● **TASK GOAL**
Restate the entries word for word, leaving nothing out.

● **MATERIAL PROVIDED**
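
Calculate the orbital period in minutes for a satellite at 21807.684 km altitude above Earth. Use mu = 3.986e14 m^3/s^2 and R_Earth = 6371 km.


r = 28178.6840 km = 2.8178684e+07 m
T = 2*pi*sqrt(r^3/mu) = 2*pi*sqrt(2.2374952e+22 / 3.986e14)
T = 47075.2117 s = 784.5869 min

784.5869 minutes


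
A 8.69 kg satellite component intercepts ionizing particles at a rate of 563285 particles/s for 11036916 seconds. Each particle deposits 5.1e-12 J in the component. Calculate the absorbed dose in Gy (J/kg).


Total energy deposited = rate * time * E_per
  = 563285 * 11036916 * 5.1e-12 = 31.7063 J
Dose = E_total / mass = 31.7063 / 8.69
Dose = 3.6486 Gy

3.6486 Gy


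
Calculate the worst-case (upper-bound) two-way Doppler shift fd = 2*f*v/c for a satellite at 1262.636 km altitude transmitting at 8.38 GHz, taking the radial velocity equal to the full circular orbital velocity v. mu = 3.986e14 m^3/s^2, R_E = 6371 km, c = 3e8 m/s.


r = 7.633636e+06 m
v = sqrt(mu/r) = 7226.0826 m/s (worst-case radial velocity)
f = 8.38 GHz = 8.38e+09 Hz
fd = 2*f*v/c = 2*8.38e+09*7226.0826/3.0e+08
fd = 403697.1497 Hz

403697.1497 Hz


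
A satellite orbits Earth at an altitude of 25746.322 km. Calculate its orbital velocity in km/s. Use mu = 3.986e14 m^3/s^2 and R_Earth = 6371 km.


r = R_E + alt = 6371.0 + 25746.322 = 32117.3220 km = 3.2117322e+07 m
v = sqrt(mu/r) = sqrt(3.986e14 / 3.2117322e+07) = 3522.8892 m/s = 3.5229 km/s

3.5229 km/s


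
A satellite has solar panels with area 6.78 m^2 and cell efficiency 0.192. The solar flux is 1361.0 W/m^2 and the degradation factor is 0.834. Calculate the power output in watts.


P = area * eta * S * degradation
P = 6.78 * 0.192 * 1361.0 * 0.834
P = 1477.5939 W

1477.5939 W


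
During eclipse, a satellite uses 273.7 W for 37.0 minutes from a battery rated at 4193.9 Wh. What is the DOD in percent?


E_used = P * t / 60 = 273.7 * 37.0 / 60 = 168.7817 Wh
DOD = E_used / E_total * 100 = 168.7817 / 4193.9 * 100
DOD = 4.0245 %

4.0245 %


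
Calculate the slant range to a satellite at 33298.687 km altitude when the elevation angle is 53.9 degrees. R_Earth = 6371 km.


h = 33298.687 km, el = 53.9 deg
d = -R_E*sin(el) + sqrt((R_E*sin(el))^2 + 2*R_E*h + h^2)
d = -6371.0000*sin(0.9407325) + sqrt((6371.0000*0.8079899)^2 + 2*6371.0000*33298.687 + 33298.687^2)
d = 34343.9826 km

34343.9826 km


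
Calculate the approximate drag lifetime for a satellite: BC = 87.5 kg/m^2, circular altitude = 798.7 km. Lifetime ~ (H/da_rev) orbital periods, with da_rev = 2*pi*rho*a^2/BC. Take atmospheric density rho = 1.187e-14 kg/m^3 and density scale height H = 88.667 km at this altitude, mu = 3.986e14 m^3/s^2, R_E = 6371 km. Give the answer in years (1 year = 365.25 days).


a = R_E + alt = 7169.7000 km = 7.1697e+06 m
da_rev = 2*pi*rho*a^2/BC = 2*pi*1.187e-14*(7.1697e+06)^2/87.5 = 0.0438151701 m per revolution
N = H/da_rev = 88667.0000 m / 0.0438151701 m = 2.0236598e+06 revolutions
P = 2*pi*sqrt(a^3/mu) = 6041.7493 s
lifetime = N*P = 2.0236598e+06 * 6041.7493 = 1.2226445e+10 s = 141509.7837 days
years = 141509.7837 / 365.25 = 387.4327 years

387.4327 years


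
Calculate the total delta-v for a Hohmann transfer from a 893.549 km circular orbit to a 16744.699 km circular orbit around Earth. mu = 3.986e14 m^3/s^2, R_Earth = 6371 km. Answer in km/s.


r1 = 7264.5490 km = 7.264549e+06 m
r2 = 23115.6990 km = 2.3115699e+07 m
dv1 = sqrt(mu/r1)*(sqrt(2*r2/(r1+r2)) - 1) = 1730.3311 m/s
dv2 = sqrt(mu/r2)*(1 - sqrt(2*r1/(r1+r2))) = 1280.8543 m/s
total dv = |dv1| + |dv2| = 1730.3311 + 1280.8543 = 3011.1854 m/s = 3.0112 km/s

3.0112 km/s


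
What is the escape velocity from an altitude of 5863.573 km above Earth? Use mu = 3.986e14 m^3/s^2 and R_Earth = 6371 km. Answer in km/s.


r = 6371.0 + 5863.573 = 12234.5730 km = 1.2234573e+07 m
v_esc = sqrt(2*mu/r) = sqrt(2*3.986e14 / 1.2234573e+07)
v_esc = 8072.1502 m/s = 8.0722 km/s

8.0722 km/s


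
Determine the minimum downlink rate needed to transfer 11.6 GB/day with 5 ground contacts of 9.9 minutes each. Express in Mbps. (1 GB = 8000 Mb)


total contact time = 5 * 9.9 * 60 = 2970.0000 s
data = 11.6 GB = 92800.0000 Mb
rate = 92800.0000 / 2970.0000 = 31.2458 Mbps

31.2458 Mbps


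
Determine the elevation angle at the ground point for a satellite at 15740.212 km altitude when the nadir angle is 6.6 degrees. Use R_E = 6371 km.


r = R_E + alt = 22111.2120 km
Law of sines in the satellite / Earth-center / ground-point triangle:
  sin(nadir)/R_E = sin(90 + el)/r  =>  cos(el) = (r/R_E)*sin(nadir)
cos(el) = (22111.2120 / 6371.0000) * sin(6.6 deg) = 0.3989012
el = arccos(0.3989012) = 66.4905 deg
(Earth-central angle = 90 - nadir - el = 16.9095 deg)

66.4905 degrees


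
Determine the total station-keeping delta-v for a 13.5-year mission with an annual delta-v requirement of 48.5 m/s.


dV = rate * years = 48.5 * 13.5
dV = 654.7500 m/s

654.7500 m/s


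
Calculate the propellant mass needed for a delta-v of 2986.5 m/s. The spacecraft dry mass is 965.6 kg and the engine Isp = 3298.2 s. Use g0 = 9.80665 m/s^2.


ve = Isp * g0 = 3298.2 * 9.80665 = 32344.293030 m/s
mass ratio = exp(dv/ve) = exp(2986.5/32344.293030) = 1.09673182
m_prop = m_dry * (mr - 1) = 965.6 * (1.09673182 - 1)
m_prop = 93.4042 kg

93.4042 kg


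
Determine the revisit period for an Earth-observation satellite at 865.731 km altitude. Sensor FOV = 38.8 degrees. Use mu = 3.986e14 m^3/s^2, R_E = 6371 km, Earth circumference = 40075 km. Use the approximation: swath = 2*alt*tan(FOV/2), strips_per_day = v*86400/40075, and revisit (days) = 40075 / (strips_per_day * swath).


swath = 2*865.731*tan(0.3385939) = 609.7440 km
v = sqrt(mu/r) = 7421.5981 m/s = 7.4216 km/s
strips/day = v*86400/40075 = 7.4216*86400/40075 = 16.0007
coverage/day = strips * swath = 16.0007 * 609.7440 = 9756.3011 km
revisit = 40075 / 9756.3011 = 4.1076 days

4.1076 days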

● **SOLUTION FOR THIS PROBLEM**
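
Calculate the orbital period in minutes for a satellite at 21807.684 km altitude above Earth. Use mu = 3.986e14 m^3/s^2 and R_Earth = 6371 km.


r = 28178.6840 km = 2.8178684e+07 m
T = 2*pi*sqrt(r^3/mu) = 2*pi*sqrt(2.2374952e+22 / 3.986e14)
T = 47075.2117 s = 784.5869 min

784.5869 minutes


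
A 8.69 kg satellite component intercepts ionizing particles at a rate of 563285 particles/s for 11036916 seconds. Each particle deposits 5.1e-12 J in the component. Calculate the absorbed dose in Gy (J/kg).


Total energy deposited = rate * time * E_per
  = 563285 * 11036916 * 5.1e-12 = 31.7063 J
Dose = E_total / mass = 31.7063 / 8.69
Dose = 3.6486 Gy

3.6486 Gy


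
Calculate the worst-case (upper-bound) two-way Doppler shift fd = 2*f*v/c for a satellite at 1262.636 km altitude transmitting at 8.38 GHz, taking the radial velocity equal to the full circular orbital velocity v. mu = 3.986e14 m^3/s^2, R_E = 6371 km, c = 3e8 m/s.


r = 7.633636e+06 m
v = sqrt(mu/r) = 7226.0826 m/s (worst-case radial velocity)
f = 8.38 GHz = 8.38e+09 Hz
fd = 2*f*v/c = 2*8.38e+09*7226.0826/3.0e+08
fd = 403697.1497 Hz

403697.1497 Hz


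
A satellite orbits Earth at an altitude of 25746.322 km. Calculate its orbital velocity in km/s. Use mu = 3.986e14 m^3/s^2 and R_Earth = 6371 km.


r = R_E + alt = 6371.0 + 25746.322 = 32117.3220 km = 3.2117322e+07 m
v = sqrt(mu/r) = sqrt(3.986e14 / 3.2117322e+07) = 3522.8892 m/s = 3.5229 km/s

3.5229 km/s


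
A satellite has solar panels with area 6.78 m^2 and cell efficiency 0.192. The solar flux is 1361.0 W/m^2 and the degradation factor is 0.834. Calculate the power output in watts.


P = area * eta * S * degradation
P = 6.78 * 0.192 * 1361.0 * 0.834
P = 1477.5939 W

1477.5939 W


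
During eclipse, a satellite uses 273.7 W for 37.0 minutes from a battery rated at 4193.9 Wh. What is the DOD in percent?


E_used = P * t / 60 = 273.7 * 37.0 / 60 = 168.7817 Wh
DOD = E_used / E_total * 100 = 168.7817 / 4193.9 * 100
DOD = 4.0245 %

4.0245 %


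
Calculate the slant range to a satellite at 33298.687 km altitude when the elevation angle is 53.9 degrees. R_Earth = 6371 km.


h = 33298.687 km, el = 53.9 deg
d = -R_E*sin(el) + sqrt((R_E*sin(el))^2 + 2*R_E*h + h^2)
d = -6371.0000*sin(0.9407325) + sqrt((6371.0000*0.8079899)^2 + 2*6371.0000*33298.687 + 33298.687^2)
d = 34343.9826 km

34343.9826 km


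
Calculate the approximate drag lifetime for a satellite: BC = 87.5 kg/m^2, circular altitude = 798.7 km. Lifetime ~ (H/da_rev) orbital periods, with da_rev = 2*pi*rho*a^2/BC. Take atmospheric density rho = 1.187e-14 kg/m^3 and density scale height H = 88.667 km at this altitude, mu = 3.986e14 m^3/s^2, R_E = 6371 km. Give the answer in years (1 year = 365.25 days).


a = R_E + alt = 7169.7000 km = 7.1697e+06 m
da_rev = 2*pi*rho*a^2/BC = 2*pi*1.187e-14*(7.1697e+06)^2/87.5 = 0.0438151701 m per revolution
N = H/da_rev = 88667.0000 m / 0.0438151701 m = 2.0236598e+06 revolutions
P = 2*pi*sqrt(a^3/mu) = 6041.7493 s
lifetime = N*P = 2.0236598e+06 * 6041.7493 = 1.2226445e+10 s = 141509.7837 days
years = 141509.7837 / 365.25 = 387.4327 years

387.4327 years


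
Calculate the total delta-v for a Hohmann transfer from a 893.549 km circular orbit to a 16744.699 km circular orbit around Earth. mu = 3.986e14 m^3/s^2, R_Earth = 6371 km. Answer in km/s.


r1 = 7264.5490 km = 7.264549e+06 m
r2 = 23115.6990 km = 2.3115699e+07 m
dv1 = sqrt(mu/r1)*(sqrt(2*r2/(r1+r2)) - 1) = 1730.3311 m/s
dv2 = sqrt(mu/r2)*(1 - sqrt(2*r1/(r1+r2))) = 1280.8543 m/s
total dv = |dv1| + |dv2| = 1730.3311 + 1280.8543 = 3011.1854 m/s = 3.0112 km/s

3.0112 km/s


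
What is the escape velocity from an altitude of 5863.573 km above Earth? Use mu = 3.986e14 m^3/s^2 and R_Earth = 6371 km. Answer in km/s.


r = 6371.0 + 5863.573 = 12234.5730 km = 1.2234573e+07 m
v_esc = sqrt(2*mu/r) = sqrt(2*3.986e14 / 1.2234573e+07)
v_esc = 8072.1502 m/s = 8.0722 km/s

8.0722 km/s


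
Determine the minimum downlink rate needed to transfer 11.6 GB/day with 5 ground contacts of 9.9 minutes each. Express in Mbps. (1 GB = 8000 Mb)


total contact time = 5 * 9.9 * 60 = 2970.0000 s
data = 11.6 GB = 92800.0000 Mb
rate = 92800.0000 / 2970.0000 = 31.2458 Mbps

31.2458 Mbps


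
Determine the elevation angle at the ground point for a satellite at 15740.212 km altitude when the nadir angle is 6.6 degrees. Use R_E = 6371 km.


r = R_E + alt = 22111.2120 km
Law of sines in the satellite / Earth-center / ground-point triangle:
  sin(nadir)/R_E = sin(90 + el)/r  =>  cos(el) = (r/R_E)*sin(nadir)
cos(el) = (22111.2120 / 6371.0000) * sin(6.6 deg) = 0.3989012
el = arccos(0.3989012) = 66.4905 deg
(Earth-central angle = 90 - nadir - el = 16.9095 deg)

66.4905 degrees


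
Determine the total station-keeping delta-v for a 13.5-year mission with an annual delta-v requirement of 48.5 m/s.


dV = rate * years = 48.5 * 13.5
dV = 654.7500 m/s

654.7500 m/s


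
Calculate the propellant mass needed for a delta-v of 2986.5 m/s. The spacecraft dry mass is 965.6 kg and the engine Isp = 3298.2 s. Use g0 = 9.80665 m/s^2.


ve = Isp * g0 = 3298.2 * 9.80665 = 32344.293030 m/s
mass ratio = exp(dv/ve) = exp(2986.5/32344.293030) = 1.09673182
m_prop = m_dry * (mr - 1) = 965.6 * (1.09673182 - 1)
m_prop = 93.4042 kg

93.4042 kg


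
Determine the revisit period for an Earth-observation satellite at 865.731 km altitude. Sensor FOV = 38.8 degrees. Use mu = 3.986e14 m^3/s^2, R_E = 6371 km, Earth circumference = 40075 km. Use the approximation: swath = 2*alt*tan(FOV/2), strips_per_day = v*86400/40075, and revisit (days) = 40075 / (strips_per_day * swath).


swath = 2*865.731*tan(0.3385939) = 609.7440 km
v = sqrt(mu/r) = 7421.5981 m/s = 7.4216 km/s
strips/day = v*86400/40075 = 7.4216*86400/40075 = 16.0007
coverage/day = strips * swath = 16.0007 * 609.7440 = 9756.3011 km
revisit = 40075 / 9756.3011 = 4.1076 days

4.1076 days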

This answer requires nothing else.